(Records from a data source)

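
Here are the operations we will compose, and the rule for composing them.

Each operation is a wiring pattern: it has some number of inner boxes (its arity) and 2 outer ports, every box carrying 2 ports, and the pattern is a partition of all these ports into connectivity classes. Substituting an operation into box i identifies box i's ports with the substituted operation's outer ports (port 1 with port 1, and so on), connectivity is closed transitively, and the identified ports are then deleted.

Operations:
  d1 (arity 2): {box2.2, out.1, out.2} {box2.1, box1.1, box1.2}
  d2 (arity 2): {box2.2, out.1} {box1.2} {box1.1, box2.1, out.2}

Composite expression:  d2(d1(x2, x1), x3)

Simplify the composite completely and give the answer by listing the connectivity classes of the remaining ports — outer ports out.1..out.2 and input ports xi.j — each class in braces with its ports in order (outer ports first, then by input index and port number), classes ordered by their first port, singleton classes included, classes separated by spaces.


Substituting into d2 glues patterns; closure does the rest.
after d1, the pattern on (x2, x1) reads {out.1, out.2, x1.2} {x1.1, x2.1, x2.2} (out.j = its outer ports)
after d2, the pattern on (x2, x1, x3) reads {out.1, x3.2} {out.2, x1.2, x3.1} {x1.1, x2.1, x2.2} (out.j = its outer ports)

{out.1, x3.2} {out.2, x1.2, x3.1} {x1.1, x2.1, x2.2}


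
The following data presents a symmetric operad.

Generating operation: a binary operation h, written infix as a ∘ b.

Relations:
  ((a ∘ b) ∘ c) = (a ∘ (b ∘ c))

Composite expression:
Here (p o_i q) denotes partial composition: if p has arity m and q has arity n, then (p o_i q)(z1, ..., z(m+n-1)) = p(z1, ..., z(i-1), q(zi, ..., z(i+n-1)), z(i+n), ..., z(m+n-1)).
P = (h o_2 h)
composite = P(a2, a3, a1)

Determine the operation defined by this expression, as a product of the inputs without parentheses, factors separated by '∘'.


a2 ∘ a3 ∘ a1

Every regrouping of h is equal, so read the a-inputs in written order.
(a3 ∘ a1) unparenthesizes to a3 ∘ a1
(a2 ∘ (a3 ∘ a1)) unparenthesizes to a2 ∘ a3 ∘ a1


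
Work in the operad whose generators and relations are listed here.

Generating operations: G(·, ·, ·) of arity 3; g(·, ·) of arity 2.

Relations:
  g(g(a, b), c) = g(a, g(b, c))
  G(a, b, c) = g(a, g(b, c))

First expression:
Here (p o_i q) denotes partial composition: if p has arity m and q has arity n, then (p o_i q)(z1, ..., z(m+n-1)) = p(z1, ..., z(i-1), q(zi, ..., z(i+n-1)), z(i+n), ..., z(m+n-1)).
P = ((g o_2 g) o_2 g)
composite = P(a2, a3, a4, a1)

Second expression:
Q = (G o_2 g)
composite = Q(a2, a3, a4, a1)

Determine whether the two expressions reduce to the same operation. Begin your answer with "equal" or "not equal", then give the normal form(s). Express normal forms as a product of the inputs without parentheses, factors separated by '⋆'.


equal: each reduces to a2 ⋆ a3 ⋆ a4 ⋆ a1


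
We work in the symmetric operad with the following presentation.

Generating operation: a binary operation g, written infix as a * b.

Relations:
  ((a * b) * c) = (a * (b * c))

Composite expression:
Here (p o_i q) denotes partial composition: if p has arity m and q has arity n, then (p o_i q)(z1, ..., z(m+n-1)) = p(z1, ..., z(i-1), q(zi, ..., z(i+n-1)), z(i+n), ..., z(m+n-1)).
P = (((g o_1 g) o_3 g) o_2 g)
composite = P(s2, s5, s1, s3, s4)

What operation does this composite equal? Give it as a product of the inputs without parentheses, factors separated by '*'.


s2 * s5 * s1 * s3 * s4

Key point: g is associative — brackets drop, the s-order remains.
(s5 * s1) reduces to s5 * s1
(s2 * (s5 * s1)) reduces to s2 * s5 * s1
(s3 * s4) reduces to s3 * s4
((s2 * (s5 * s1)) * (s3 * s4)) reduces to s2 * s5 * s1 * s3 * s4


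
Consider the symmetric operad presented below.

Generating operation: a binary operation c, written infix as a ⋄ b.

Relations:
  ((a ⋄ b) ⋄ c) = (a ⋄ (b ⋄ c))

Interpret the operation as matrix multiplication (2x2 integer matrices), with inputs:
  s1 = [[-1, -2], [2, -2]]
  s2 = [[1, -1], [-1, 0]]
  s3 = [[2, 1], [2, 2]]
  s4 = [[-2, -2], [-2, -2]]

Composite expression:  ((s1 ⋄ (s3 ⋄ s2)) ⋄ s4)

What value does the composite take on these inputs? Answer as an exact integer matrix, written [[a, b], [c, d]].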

WHAT YOU ARE ASKED TO DO >>
Among the lines above, find those containing the word "binary" and copy each.

REPLY TO THE EXERCISE >>
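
Generating operation: a binary operation h, written infix as a ∘ b.
Generating operation: a binary operation g, written infix as a * b.
Generating operation: a binary operation c, written infix as a ⋄ b.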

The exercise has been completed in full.